### HOW TO COMPLETE THIS TASK
Every record that follows should be written out again without any change.

### DATASET ENTRIES
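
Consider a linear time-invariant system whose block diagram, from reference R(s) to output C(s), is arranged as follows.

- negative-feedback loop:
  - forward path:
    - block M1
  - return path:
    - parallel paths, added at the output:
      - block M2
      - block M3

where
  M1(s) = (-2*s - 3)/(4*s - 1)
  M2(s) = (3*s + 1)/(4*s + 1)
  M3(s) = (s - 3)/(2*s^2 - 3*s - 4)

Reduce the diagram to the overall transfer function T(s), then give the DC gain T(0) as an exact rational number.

[1] combine M2, M3 in parallel -> (6*s^3 - 3*s^2 - 26*s - 7)/(8*s^3 - 10*s^2 - 19*s - 4)
[2] reduce the feedback loop with forward M1 and return (M2+M3) -> (-16*s^4 - 4*s^3 + 68*s^2 + 65*s + 12)/(20*s^4 - 60*s^3 - 5*s^2 + 95*s + 25)
Step 2 gives the overall T(s). Then T(0) = 12/25.

Final answer: 12/25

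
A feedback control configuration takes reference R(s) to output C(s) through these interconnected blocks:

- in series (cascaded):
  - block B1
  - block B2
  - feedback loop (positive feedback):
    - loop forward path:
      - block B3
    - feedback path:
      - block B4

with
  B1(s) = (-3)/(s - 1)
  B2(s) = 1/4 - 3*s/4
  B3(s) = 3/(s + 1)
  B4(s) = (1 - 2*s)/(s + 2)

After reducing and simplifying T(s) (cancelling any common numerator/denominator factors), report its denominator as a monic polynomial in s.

(1) reduce the feedback loop with forward B3 and return B4 gives (3*s + 6)/(s^2 + 9*s - 1)
(2) series reduction of B1, B2, [B3/(1-B3*B4)] gives (27*s^2 + 45*s - 18)/(4*s^3 + 32*s^2 - 40*s + 4)
The result of step 2 is T(s) in lowest terms. Its denominator has leading coefficient 4; dividing the denominator through by 4 makes it monic.

Answer: s^3 + 8*s^2 - 10*s + 1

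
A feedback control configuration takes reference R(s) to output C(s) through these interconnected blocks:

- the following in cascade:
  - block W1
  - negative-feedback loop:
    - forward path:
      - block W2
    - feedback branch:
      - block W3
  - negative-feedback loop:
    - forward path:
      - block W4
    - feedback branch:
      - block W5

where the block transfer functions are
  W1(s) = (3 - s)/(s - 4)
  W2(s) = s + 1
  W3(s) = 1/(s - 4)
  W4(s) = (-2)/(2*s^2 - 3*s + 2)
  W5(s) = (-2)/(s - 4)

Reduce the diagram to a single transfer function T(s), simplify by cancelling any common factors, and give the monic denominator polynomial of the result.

Answer: s^4 - 7*s^3 + 61*s^2/4 - 25*s/2 + 3

Working:
(1) feedback reduction of W2, W3, giving (s^2 - 3*s - 4)/(2*s - 3)
(2) feedback reduction of W4, W5, giving (8 - 2*s)/(2*s^3 - 11*s^2 + 14*s - 4)
(3) series reduction of W1, [W2/(1+W2*W3)], [W4/(1+W4*W5)], giving (2*s^3 - 12*s^2 + 10*s + 24)/(4*s^4 - 28*s^3 + 61*s^2 - 50*s + 12)
T(s) is the step-3 result (common factors already cancelled). Leading coefficient of the denominator: 4. Divide through by 4 for the monic polynomial.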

### SOLUTION FOR THIS EXERCISE
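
Consider a linear time-invariant system whose block diagram, from reference R(s) to output C(s), is arranged as follows.

- negative-feedback loop:
  - forward path:
    - block M1
  - return path:
    - parallel paths, added at the output:
      - block M2
      - block M3

where
  M1(s) = (-2*s - 3)/(4*s - 1)
  M2(s) = (3*s + 1)/(4*s + 1)
  M3(s) = (s - 3)/(2*s^2 - 3*s - 4)

Reduce the diagram to the overall transfer function T(s), then give the DC gain T(0) as an exact rational number.

[1] combine M2, M3 in parallel -> (6*s^3 - 3*s^2 - 26*s - 7)/(8*s^3 - 10*s^2 - 19*s - 4)
[2] reduce the feedback loop with forward M1 and return (M2+M3) -> (-16*s^4 - 4*s^3 + 68*s^2 + 65*s + 12)/(20*s^4 - 60*s^3 - 5*s^2 + 95*s + 25)
Step 2 gives the overall T(s). Then T(0) = 12/25.

Final answer: 12/25

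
A feedback control configuration takes reference R(s) to output C(s) through these interconnected blocks:

- in series (cascaded):
  - block B1
  - block B2
  - feedback loop (positive feedback):
    - loop forward path:
      - block B3
    - feedback path:
      - block B4

with
  B1(s) = (-3)/(s - 1)
  B2(s) = 1/4 - 3*s/4
  B3(s) = 3/(s + 1)
  B4(s) = (1 - 2*s)/(s + 2)

After reducing and simplifying T(s) (cancelling any common numerator/denominator factors), report its denominator as a monic polynomial in s.

(1) reduce the feedback loop with forward B3 and return B4 gives (3*s + 6)/(s^2 + 9*s - 1)
(2) series reduction of B1, B2, [B3/(1-B3*B4)] gives (27*s^2 + 45*s - 18)/(4*s^3 + 32*s^2 - 40*s + 4)
The result of step 2 is T(s) in lowest terms. Its denominator has leading coefficient 4; dividing the denominator through by 4 makes it monic.

Answer: s^3 + 8*s^2 - 10*s + 1

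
A feedback control configuration takes reference R(s) to output C(s) through these interconnected blocks:

- the following in cascade:
  - block W1
  - negative-feedback loop:
    - forward path:
      - block W2
    - feedback branch:
      - block W3
  - negative-feedback loop:
    - forward path:
      - block W4
    - feedback branch:
      - block W5

where the block transfer functions are
  W1(s) = (3 - s)/(s - 4)
  W2(s) = s + 1
  W3(s) = 1/(s - 4)
  W4(s) = (-2)/(2*s^2 - 3*s + 2)
  W5(s) = (-2)/(s - 4)

Reduce the diagram to a single transfer function T(s), simplify by cancelling any common factors, and give the monic denominator polynomial of the result.

Answer: s^4 - 7*s^3 + 61*s^2/4 - 25*s/2 + 3

Working:
(1) feedback reduction of W2, W3, giving (s^2 - 3*s - 4)/(2*s - 3)
(2) feedback reduction of W4, W5, giving (8 - 2*s)/(2*s^3 - 11*s^2 + 14*s - 4)
(3) series reduction of W1, [W2/(1+W2*W3)], [W4/(1+W4*W5)], giving (2*s^3 - 12*s^2 + 10*s + 24)/(4*s^4 - 28*s^3 + 61*s^2 - 50*s + 12)
T(s) is the step-3 result (common factors already cancelled). Leading coefficient of the denominator: 4. Divide through by 4 for the monic polynomial.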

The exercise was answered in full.